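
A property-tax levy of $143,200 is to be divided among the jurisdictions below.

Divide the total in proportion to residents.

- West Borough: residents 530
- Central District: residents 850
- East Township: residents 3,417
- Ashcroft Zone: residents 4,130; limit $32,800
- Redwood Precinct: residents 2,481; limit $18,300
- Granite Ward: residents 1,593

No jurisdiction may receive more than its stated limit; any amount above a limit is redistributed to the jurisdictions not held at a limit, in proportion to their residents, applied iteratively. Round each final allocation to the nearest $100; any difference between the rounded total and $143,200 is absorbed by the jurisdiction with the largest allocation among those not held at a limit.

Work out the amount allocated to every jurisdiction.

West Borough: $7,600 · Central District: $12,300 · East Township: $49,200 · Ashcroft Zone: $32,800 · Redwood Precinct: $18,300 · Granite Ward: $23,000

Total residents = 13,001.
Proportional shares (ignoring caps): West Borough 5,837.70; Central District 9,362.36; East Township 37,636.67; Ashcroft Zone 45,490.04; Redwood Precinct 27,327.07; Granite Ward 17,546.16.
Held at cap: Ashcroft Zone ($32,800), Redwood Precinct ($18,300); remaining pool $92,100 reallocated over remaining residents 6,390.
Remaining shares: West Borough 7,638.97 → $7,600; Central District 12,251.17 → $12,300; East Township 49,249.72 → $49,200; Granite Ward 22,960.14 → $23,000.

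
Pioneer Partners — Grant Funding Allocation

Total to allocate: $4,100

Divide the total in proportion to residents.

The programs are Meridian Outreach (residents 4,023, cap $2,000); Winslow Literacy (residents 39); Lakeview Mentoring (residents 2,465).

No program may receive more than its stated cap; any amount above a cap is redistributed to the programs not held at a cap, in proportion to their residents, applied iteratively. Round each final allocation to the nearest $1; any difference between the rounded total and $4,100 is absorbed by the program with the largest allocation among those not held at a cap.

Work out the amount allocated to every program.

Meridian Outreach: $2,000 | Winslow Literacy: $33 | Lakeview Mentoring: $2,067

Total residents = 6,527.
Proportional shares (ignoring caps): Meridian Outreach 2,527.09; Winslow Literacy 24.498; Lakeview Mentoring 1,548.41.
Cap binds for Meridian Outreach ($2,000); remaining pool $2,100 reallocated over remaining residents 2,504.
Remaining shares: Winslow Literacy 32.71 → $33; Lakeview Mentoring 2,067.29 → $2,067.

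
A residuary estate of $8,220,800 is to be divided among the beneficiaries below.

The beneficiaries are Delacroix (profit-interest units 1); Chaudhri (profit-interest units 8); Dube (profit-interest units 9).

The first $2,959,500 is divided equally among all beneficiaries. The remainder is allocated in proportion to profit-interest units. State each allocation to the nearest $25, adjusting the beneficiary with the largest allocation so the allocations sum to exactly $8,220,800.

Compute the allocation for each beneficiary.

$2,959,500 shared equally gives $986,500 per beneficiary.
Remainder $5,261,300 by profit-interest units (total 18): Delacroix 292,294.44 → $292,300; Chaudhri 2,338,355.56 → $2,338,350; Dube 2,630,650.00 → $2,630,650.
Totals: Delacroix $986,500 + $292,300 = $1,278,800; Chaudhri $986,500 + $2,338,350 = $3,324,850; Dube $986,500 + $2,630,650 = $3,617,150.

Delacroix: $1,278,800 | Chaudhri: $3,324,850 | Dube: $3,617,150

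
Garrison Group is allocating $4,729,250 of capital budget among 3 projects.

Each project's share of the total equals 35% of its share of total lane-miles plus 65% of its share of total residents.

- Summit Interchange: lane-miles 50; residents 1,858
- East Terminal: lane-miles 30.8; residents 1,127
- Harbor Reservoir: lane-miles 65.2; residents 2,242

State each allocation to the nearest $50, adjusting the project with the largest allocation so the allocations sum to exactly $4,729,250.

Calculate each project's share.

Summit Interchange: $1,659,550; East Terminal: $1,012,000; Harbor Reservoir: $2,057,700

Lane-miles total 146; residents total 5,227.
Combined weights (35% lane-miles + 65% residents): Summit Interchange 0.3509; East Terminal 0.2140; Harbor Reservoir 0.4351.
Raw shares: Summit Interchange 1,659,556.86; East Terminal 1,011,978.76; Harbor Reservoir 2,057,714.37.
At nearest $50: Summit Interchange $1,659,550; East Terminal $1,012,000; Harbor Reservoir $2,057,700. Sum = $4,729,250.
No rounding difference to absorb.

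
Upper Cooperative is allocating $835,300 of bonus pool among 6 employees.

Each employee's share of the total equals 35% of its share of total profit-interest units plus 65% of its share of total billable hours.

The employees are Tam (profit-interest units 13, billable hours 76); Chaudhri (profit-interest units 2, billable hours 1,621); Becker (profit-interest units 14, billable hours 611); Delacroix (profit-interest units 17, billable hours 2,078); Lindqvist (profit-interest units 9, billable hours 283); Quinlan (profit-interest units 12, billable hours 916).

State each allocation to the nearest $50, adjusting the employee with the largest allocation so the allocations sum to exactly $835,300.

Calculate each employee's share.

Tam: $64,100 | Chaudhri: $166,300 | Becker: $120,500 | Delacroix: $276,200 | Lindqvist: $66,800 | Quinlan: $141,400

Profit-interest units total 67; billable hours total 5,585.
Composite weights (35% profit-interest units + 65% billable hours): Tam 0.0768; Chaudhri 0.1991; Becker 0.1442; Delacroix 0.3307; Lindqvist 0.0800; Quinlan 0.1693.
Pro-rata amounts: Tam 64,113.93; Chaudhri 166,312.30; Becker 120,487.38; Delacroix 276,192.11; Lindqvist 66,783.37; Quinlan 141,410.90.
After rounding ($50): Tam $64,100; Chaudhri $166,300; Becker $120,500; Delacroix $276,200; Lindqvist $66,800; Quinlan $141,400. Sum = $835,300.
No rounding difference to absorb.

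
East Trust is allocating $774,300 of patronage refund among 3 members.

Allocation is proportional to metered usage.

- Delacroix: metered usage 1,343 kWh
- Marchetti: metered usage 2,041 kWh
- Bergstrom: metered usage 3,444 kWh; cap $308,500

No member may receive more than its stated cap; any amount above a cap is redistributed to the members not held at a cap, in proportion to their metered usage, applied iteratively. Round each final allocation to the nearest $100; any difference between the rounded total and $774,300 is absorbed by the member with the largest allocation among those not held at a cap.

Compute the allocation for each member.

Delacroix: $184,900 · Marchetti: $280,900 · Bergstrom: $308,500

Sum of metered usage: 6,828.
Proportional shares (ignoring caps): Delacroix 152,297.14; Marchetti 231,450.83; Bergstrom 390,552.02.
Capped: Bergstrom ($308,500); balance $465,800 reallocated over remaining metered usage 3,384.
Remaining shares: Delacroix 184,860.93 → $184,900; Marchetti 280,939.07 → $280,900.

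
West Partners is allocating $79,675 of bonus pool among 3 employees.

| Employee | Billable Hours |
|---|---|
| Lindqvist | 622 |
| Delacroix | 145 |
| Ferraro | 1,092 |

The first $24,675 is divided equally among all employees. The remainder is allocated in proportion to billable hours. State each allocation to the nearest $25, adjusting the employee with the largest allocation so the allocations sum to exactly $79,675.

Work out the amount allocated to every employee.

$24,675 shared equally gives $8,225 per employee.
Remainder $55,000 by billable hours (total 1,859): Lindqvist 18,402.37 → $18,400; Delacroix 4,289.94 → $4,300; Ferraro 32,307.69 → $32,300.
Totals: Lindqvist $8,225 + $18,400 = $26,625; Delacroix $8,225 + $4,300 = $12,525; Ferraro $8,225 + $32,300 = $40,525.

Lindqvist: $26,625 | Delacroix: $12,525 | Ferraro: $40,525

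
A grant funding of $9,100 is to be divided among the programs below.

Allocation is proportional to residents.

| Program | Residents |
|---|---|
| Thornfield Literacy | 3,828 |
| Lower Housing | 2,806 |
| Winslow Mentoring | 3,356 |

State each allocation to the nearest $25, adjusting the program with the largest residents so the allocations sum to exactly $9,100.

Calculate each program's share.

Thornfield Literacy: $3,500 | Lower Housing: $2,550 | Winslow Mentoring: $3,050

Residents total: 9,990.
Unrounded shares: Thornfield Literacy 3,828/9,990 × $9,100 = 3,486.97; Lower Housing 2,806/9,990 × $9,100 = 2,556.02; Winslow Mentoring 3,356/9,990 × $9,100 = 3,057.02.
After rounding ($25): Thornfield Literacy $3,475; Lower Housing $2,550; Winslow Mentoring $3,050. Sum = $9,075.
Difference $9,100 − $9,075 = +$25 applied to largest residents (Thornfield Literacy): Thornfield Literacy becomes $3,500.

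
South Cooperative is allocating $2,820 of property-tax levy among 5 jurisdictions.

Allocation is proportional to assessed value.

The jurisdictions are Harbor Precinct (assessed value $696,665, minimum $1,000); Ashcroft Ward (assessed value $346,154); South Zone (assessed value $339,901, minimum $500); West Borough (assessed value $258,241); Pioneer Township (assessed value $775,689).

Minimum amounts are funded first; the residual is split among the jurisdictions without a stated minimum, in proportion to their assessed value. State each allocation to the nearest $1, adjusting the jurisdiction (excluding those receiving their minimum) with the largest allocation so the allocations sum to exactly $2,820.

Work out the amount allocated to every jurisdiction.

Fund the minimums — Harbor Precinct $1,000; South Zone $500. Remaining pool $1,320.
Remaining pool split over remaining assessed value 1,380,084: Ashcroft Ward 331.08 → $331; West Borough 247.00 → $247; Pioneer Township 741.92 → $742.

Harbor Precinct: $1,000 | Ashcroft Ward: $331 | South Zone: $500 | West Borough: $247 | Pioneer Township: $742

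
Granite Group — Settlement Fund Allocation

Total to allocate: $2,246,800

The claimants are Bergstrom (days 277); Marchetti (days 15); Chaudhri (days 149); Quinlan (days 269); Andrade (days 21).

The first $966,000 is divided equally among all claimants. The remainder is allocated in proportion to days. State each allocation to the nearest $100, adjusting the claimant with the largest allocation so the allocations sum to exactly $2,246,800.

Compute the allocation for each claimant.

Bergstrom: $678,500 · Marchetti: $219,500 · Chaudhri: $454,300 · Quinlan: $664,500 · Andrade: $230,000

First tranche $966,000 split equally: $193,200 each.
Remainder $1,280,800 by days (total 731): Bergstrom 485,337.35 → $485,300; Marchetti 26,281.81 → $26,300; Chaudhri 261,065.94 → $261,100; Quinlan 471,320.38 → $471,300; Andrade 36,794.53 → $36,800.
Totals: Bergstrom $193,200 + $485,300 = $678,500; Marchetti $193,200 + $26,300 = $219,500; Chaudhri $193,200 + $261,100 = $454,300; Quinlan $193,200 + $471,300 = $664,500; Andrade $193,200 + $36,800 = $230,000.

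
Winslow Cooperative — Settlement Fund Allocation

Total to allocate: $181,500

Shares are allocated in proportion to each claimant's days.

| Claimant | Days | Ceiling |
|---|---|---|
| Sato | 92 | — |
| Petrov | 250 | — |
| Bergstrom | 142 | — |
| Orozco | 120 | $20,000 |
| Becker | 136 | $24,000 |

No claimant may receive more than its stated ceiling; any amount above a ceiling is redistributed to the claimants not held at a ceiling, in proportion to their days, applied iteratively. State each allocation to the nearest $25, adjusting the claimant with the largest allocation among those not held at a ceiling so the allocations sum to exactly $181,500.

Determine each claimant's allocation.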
-------------------------
▶ _YOUR ASSIGNMENT_:
A word-for-word copy of the lines above from the one with "- Granite Ward: residents 1,593" through the one with "No program may", inclusive, is the only output wanted.

▶ _WRITTEN SOLUTION_:
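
- Granite Ward: residents 1,593

No jurisdiction may receive more than its stated limit; any amount above a limit is redistributed to the jurisdictions not held at a limit, in proportion to their residents, applied iteratively. Round each final allocation to the nearest $100; any difference between the rounded total and $143,200 is absorbed by the jurisdiction with the largest allocation among those not held at a limit.

Work out the amount allocated to every jurisdiction.

West Borough: $7,600 · Central District: $12,300 · East Township: $49,200 · Ashcroft Zone: $32,800 · Redwood Precinct: $18,300 · Granite Ward: $23,000

Total residents = 13,001.
Proportional shares (ignoring caps): West Borough 5,837.70; Central District 9,362.36; East Township 37,636.67; Ashcroft Zone 45,490.04; Redwood Precinct 27,327.07; Granite Ward 17,546.16.
Held at cap: Ashcroft Zone ($32,800), Redwood Precinct ($18,300); remaining pool $92,100 reallocated over remaining residents 6,390.
Remaining shares: West Borough 7,638.97 → $7,600; Central District 12,251.17 → $12,300; East Township 49,249.72 → $49,200; Granite Ward 22,960.14 → $23,000.

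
Pioneer Partners — Grant Funding Allocation

Total to allocate: $4,100

Divide the total in proportion to residents.

The programs are Meridian Outreach (residents 4,023, cap $2,000); Winslow Literacy (residents 39); Lakeview Mentoring (residents 2,465).

No program may receive more than its stated cap; any amount above a cap is redistributed to the programs not held at a cap, in proportion to their residents, applied iteratively. Round each final allocation to the nearest $1; any difference between the rounded total and $4,100 is absorbed by the program with the largest allocation among those not held at a cap.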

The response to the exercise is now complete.